# Task to carry out:
Print all of the data exactly.

[Start of Attachment]

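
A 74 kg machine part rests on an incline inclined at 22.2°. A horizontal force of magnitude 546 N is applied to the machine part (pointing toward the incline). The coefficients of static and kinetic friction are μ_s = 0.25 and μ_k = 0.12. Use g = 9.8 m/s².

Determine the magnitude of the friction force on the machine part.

f ≈ 105 N (down the incline)

Normal direction: N = m g cos θ + P sin θ = 877.7 N.
Parallel to the incline: P cos θ − m g sin θ = 505.5 − 274 = 231.5 N; the friction needed to balance this is 231.5 N acting down the slope.
The limit of static friction is μ_s N = 219.4 N.
|f_req| = 231.5 > 219.4 N → the machine part slides up the incline; f = μ_k N = 0.12 × 877.7 = 105 N.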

[End of Attachment]

# Written reply:
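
A 74 kg machine part rests on an incline inclined at 22.2°. A horizontal force of magnitude 546 N is applied to the machine part (pointing toward the incline). The coefficients of static and kinetic friction are μ_s = 0.25 and μ_k = 0.12. Use g = 9.8 m/s².

Determine the magnitude of the friction force on the machine part.

f ≈ 105 N (down the incline)

Normal direction: N = m g cos θ + P sin θ = 877.7 N.
Parallel to the incline: P cos θ − m g sin θ = 505.5 − 274 = 231.5 N; the friction needed to balance this is 231.5 N acting down the slope.
The limit of static friction is μ_s N = 219.4 N.
|f_req| = 231.5 > 219.4 N → the machine part slides up the incline; f = μ_k N = 0.12 × 877.7 = 105 N.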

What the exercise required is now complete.